[Stored records]
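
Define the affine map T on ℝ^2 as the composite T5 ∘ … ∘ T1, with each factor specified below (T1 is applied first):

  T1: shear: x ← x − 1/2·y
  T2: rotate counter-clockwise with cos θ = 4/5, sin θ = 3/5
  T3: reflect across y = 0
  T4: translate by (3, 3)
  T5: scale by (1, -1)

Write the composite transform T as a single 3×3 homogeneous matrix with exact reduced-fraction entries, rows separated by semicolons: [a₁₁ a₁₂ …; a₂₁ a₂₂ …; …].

T = [4/5 -1 3; 3/5 1/2 -3; 0 0 1]

T1 = [1 -1/2 0; 0 1 0; 0 0 1]
T2·T1 = [4/5 -1 0; 3/5 1/2 0; 0 0 1]
T3·…·T1 = [4/5 -1 0; -3/5 -1/2 0; 0 0 1]
T4·…·T1 = [4/5 -1 3; -3/5 -1/2 3; 0 0 1]
T5·…·T1 = [4/5 -1 3; 3/5 1/2 -3; 0 0 1]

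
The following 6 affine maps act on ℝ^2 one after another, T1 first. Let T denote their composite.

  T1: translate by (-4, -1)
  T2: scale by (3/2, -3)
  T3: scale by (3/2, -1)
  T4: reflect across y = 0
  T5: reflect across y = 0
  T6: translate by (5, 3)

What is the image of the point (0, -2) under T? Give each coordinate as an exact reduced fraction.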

[Work task] Every entry above must be reproduced word for word.

[Exercise result]
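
Define the affine map T on ℝ^2 as the composite T5 ∘ … ∘ T1, with each factor specified below (T1 is applied first):

  T1: shear: x ← x − 1/2·y
  T2: rotate counter-clockwise with cos θ = 4/5, sin θ = 3/5
  T3: reflect across y = 0
  T4: translate by (3, 3)
  T5: scale by (1, -1)

Write the composite transform T as a single 3×3 homogeneous matrix with exact reduced-fraction entries, rows separated by semicolons: [a₁₁ a₁₂ …; a₂₁ a₂₂ …; …].

T = [4/5 -1 3; 3/5 1/2 -3; 0 0 1]

T1 = [1 -1/2 0; 0 1 0; 0 0 1]
T2·T1 = [4/5 -1 0; 3/5 1/2 0; 0 0 1]
T3·…·T1 = [4/5 -1 0; -3/5 -1/2 0; 0 0 1]
T4·…·T1 = [4/5 -1 3; -3/5 -1/2 3; 0 0 1]
T5·…·T1 = [4/5 -1 3; 3/5 1/2 -3; 0 0 1]

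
The following 6 affine maps act on ℝ^2 one after another, T1 first. Let T denote their composite.

  T1: translate by (-4, -1)
  T2: scale by (3/2, -3)
  T3: scale by (3/2, -1)
  T4: reflect across y = 0
  T5: reflect across y = 0
  T6: translate by (5, 3)

What is the image of the point (0, -2) under T? Give each coordinate as an exact reduced fraction.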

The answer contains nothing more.